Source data
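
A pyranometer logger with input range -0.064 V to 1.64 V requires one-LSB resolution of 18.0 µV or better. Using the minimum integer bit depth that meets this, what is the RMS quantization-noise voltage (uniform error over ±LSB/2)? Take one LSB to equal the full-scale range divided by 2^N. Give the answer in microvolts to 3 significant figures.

3.75 µV

Span: 1.64 V − (-0.064 V) = 1.704 V.
Need 2^N ≥ 1.704 V / 18.0 µV = 94670 → N_min = 17.
LSB = 1.704 V / 2^17 = 13.000 µV.
RMS noise = LSB/√12 = 3.75 µV.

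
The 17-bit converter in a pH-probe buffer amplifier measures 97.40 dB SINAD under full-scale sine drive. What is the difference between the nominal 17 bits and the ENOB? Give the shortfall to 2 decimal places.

Effective bits = (97.40 − 1.76)/6.02 = 15.8870.
Lost resolution: 17 − 15.8870 = 1.1130 bits.

1.11 bits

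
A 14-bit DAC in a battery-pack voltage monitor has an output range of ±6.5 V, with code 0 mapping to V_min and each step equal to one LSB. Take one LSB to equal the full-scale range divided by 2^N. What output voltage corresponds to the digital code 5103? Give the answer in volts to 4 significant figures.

Full-scale range = 6.5 V − (-6.5 V) = 13 V. LSB = 13 V / 2^14.
V_out = V_min + code × LSB = -6.5 V + 5103 × 13 V / 16384
      = -6.5 + 4.04901 = -2.45099 V.

-2.451 V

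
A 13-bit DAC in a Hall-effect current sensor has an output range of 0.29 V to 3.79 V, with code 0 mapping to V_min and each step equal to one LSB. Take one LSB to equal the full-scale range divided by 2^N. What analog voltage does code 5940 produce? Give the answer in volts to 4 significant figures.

Span: 3.79 V − (0.29 V) = 3.5 V. LSB = 3.5 V / 2^13.
Output = V_min + (5940/8192) × range = 0.29 + 0.725098 × 3.5 V
      = 0.29 V + 2.53784 V = 2.82784 V.

2.828 V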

## Required work
Retype the records in full, keeping every word as it is.

## Answer to the problem
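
A pyranometer logger with input range -0.064 V to 1.64 V requires one-LSB resolution of 18.0 µV or better. Using the minimum integer bit depth that meets this, what is the RMS quantization-noise voltage (uniform error over ±LSB/2)? Take one LSB to equal the full-scale range divided by 2^N. Give the answer in microvolts to 3 significant figures.

3.75 µV

Span: 1.64 V − (-0.064 V) = 1.704 V.
Need 2^N ≥ 1.704 V / 18.0 µV = 94670 → N_min = 17.
LSB = 1.704 V / 2^17 = 13.000 µV.
RMS noise = LSB/√12 = 3.75 µV.

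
The 17-bit converter in a pH-probe buffer amplifier measures 97.40 dB SINAD under full-scale sine drive. What is the difference between the nominal 17 bits and the ENOB? Give the shortfall to 2 decimal places.

Effective bits = (97.40 − 1.76)/6.02 = 15.8870.
Lost resolution: 17 − 15.8870 = 1.1130 bits.

1.11 bits

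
A 14-bit DAC in a battery-pack voltage monitor has an output range of ±6.5 V, with code 0 mapping to V_min and each step equal to one LSB. Take one LSB to equal the full-scale range divided by 2^N. What output voltage corresponds to the digital code 5103? Give the answer in volts to 4 significant figures.

Full-scale range = 6.5 V − (-6.5 V) = 13 V. LSB = 13 V / 2^14.
V_out = V_min + code × LSB = -6.5 V + 5103 × 13 V / 16384
      = -6.5 + 4.04901 = -2.45099 V.

-2.451 V

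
A 13-bit DAC in a Hall-effect current sensor has an output range of 0.29 V to 3.79 V, with code 0 mapping to V_min and each step equal to one LSB. Take one LSB to equal the full-scale range divided by 2^N. What analog voltage does code 5940 produce? Give the answer in volts to 4 significant figures.

Span: 3.79 V − (0.29 V) = 3.5 V. LSB = 3.5 V / 2^13.
Output = V_min + (5940/8192) × range = 0.29 + 0.725098 × 3.5 V
      = 0.29 V + 2.53784 V = 2.82784 V.

2.828 V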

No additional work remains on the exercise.